### WORK TO BE COMPLETED
Line by line, output the entries below exactly as they appear.

### Items from a data source
------------------------

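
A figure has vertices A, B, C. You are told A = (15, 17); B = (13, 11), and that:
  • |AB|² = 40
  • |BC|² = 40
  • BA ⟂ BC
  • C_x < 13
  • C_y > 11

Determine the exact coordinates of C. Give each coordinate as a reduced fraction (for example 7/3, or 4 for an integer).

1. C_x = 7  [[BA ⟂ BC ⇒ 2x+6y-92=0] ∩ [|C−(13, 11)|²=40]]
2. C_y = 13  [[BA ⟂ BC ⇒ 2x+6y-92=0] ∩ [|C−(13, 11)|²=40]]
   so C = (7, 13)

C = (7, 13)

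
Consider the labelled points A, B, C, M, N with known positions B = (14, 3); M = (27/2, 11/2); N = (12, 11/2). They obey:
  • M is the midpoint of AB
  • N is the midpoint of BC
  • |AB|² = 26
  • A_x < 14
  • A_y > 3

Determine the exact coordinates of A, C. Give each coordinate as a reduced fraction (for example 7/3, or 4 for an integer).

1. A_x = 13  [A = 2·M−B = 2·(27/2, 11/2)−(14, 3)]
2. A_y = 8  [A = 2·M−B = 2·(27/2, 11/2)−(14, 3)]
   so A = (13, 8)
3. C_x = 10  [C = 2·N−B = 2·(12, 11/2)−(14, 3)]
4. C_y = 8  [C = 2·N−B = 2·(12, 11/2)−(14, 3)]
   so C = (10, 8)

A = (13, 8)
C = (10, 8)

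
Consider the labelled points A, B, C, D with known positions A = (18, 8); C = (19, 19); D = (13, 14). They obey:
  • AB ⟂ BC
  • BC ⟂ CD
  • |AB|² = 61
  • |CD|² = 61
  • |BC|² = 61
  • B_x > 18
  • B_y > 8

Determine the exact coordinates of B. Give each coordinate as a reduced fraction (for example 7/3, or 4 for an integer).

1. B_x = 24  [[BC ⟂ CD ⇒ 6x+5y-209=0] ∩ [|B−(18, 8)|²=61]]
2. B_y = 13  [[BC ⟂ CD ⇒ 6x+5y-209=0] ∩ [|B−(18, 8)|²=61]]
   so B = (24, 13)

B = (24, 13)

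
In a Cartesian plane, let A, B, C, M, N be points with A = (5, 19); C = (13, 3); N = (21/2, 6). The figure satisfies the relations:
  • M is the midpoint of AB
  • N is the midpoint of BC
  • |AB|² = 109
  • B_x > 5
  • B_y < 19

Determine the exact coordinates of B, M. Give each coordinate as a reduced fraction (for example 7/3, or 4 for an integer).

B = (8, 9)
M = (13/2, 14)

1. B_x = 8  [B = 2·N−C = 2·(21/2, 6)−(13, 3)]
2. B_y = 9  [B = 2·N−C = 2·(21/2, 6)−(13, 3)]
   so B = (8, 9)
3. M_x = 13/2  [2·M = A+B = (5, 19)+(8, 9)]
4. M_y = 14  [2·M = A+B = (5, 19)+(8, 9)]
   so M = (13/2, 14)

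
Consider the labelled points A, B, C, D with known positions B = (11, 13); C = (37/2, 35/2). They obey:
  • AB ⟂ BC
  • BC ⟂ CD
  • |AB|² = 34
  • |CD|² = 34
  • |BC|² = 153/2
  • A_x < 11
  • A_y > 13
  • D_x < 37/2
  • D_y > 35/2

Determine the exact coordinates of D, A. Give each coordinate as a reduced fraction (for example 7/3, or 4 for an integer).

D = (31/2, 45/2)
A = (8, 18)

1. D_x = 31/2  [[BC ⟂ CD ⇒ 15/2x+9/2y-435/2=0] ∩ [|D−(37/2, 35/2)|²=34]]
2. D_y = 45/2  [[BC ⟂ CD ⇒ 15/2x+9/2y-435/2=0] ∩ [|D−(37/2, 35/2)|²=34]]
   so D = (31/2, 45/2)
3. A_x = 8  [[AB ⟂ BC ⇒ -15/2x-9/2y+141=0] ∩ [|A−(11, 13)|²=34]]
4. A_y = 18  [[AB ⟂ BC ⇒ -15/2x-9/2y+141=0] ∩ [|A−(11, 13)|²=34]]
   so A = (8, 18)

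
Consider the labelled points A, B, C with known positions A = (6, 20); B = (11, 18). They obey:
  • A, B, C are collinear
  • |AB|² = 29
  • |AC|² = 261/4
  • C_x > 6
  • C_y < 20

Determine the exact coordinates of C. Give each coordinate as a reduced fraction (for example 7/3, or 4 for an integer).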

------------------------

### RESPONSE BELOW
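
A figure has vertices A, B, C. You are told A = (15, 17); B = (13, 11), and that:
  • |AB|² = 40
  • |BC|² = 40
  • BA ⟂ BC
  • C_x < 13
  • C_y > 11

Determine the exact coordinates of C. Give each coordinate as a reduced fraction (for example 7/3, or 4 for an integer).

1. C_x = 7  [[BA ⟂ BC ⇒ 2x+6y-92=0] ∩ [|C−(13, 11)|²=40]]
2. C_y = 13  [[BA ⟂ BC ⇒ 2x+6y-92=0] ∩ [|C−(13, 11)|²=40]]
   so C = (7, 13)

C = (7, 13)

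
Consider the labelled points A, B, C, M, N with known positions B = (14, 3); M = (27/2, 11/2); N = (12, 11/2). They obey:
  • M is the midpoint of AB
  • N is the midpoint of BC
  • |AB|² = 26
  • A_x < 14
  • A_y > 3

Determine the exact coordinates of A, C. Give each coordinate as a reduced fraction (for example 7/3, or 4 for an integer).

1. A_x = 13  [A = 2·M−B = 2·(27/2, 11/2)−(14, 3)]
2. A_y = 8  [A = 2·M−B = 2·(27/2, 11/2)−(14, 3)]
   so A = (13, 8)
3. C_x = 10  [C = 2·N−B = 2·(12, 11/2)−(14, 3)]
4. C_y = 8  [C = 2·N−B = 2·(12, 11/2)−(14, 3)]
   so C = (10, 8)

A = (13, 8)
C = (10, 8)

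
Consider the labelled points A, B, C, D with known positions A = (18, 8); C = (19, 19); D = (13, 14). They obey:
  • AB ⟂ BC
  • BC ⟂ CD
  • |AB|² = 61
  • |CD|² = 61
  • |BC|² = 61
  • B_x > 18
  • B_y > 8

Determine the exact coordinates of B. Give each coordinate as a reduced fraction (for example 7/3, or 4 for an integer).

1. B_x = 24  [[BC ⟂ CD ⇒ 6x+5y-209=0] ∩ [|B−(18, 8)|²=61]]
2. B_y = 13  [[BC ⟂ CD ⇒ 6x+5y-209=0] ∩ [|B−(18, 8)|²=61]]
   so B = (24, 13)

B = (24, 13)

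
In a Cartesian plane, let A, B, C, M, N be points with A = (5, 19); C = (13, 3); N = (21/2, 6). The figure satisfies the relations:
  • M is the midpoint of AB
  • N is the midpoint of BC
  • |AB|² = 109
  • B_x > 5
  • B_y < 19

Determine the exact coordinates of B, M. Give each coordinate as a reduced fraction (for example 7/3, or 4 for an integer).

B = (8, 9)
M = (13/2, 14)

1. B_x = 8  [B = 2·N−C = 2·(21/2, 6)−(13, 3)]
2. B_y = 9  [B = 2·N−C = 2·(21/2, 6)−(13, 3)]
   so B = (8, 9)
3. M_x = 13/2  [2·M = A+B = (5, 19)+(8, 9)]
4. M_y = 14  [2·M = A+B = (5, 19)+(8, 9)]
   so M = (13/2, 14)

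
Consider the labelled points A, B, C, D with known positions B = (11, 13); C = (37/2, 35/2). They obey:
  • AB ⟂ BC
  • BC ⟂ CD
  • |AB|² = 34
  • |CD|² = 34
  • |BC|² = 153/2
  • A_x < 11
  • A_y > 13
  • D_x < 37/2
  • D_y > 35/2

Determine the exact coordinates of D, A. Give each coordinate as a reduced fraction (for example 7/3, or 4 for an integer).

D = (31/2, 45/2)
A = (8, 18)

1. D_x = 31/2  [[BC ⟂ CD ⇒ 15/2x+9/2y-435/2=0] ∩ [|D−(37/2, 35/2)|²=34]]
2. D_y = 45/2  [[BC ⟂ CD ⇒ 15/2x+9/2y-435/2=0] ∩ [|D−(37/2, 35/2)|²=34]]
   so D = (31/2, 45/2)
3. A_x = 8  [[AB ⟂ BC ⇒ -15/2x-9/2y+141=0] ∩ [|A−(11, 13)|²=34]]
4. A_y = 18  [[AB ⟂ BC ⇒ -15/2x-9/2y+141=0] ∩ [|A−(11, 13)|²=34]]
   so A = (8, 18)

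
Consider the labelled points A, B, C with known positions A = (6, 20); B = (11, 18). They obey:
  • A, B, C are collinear
  • |AB|² = 29
  • |AC|² = 261/4
  • C_x > 6
  • C_y < 20

Determine the exact coordinates of C. Give each coordinate as a reduced fraction (for example 7/3, or 4 for an integer).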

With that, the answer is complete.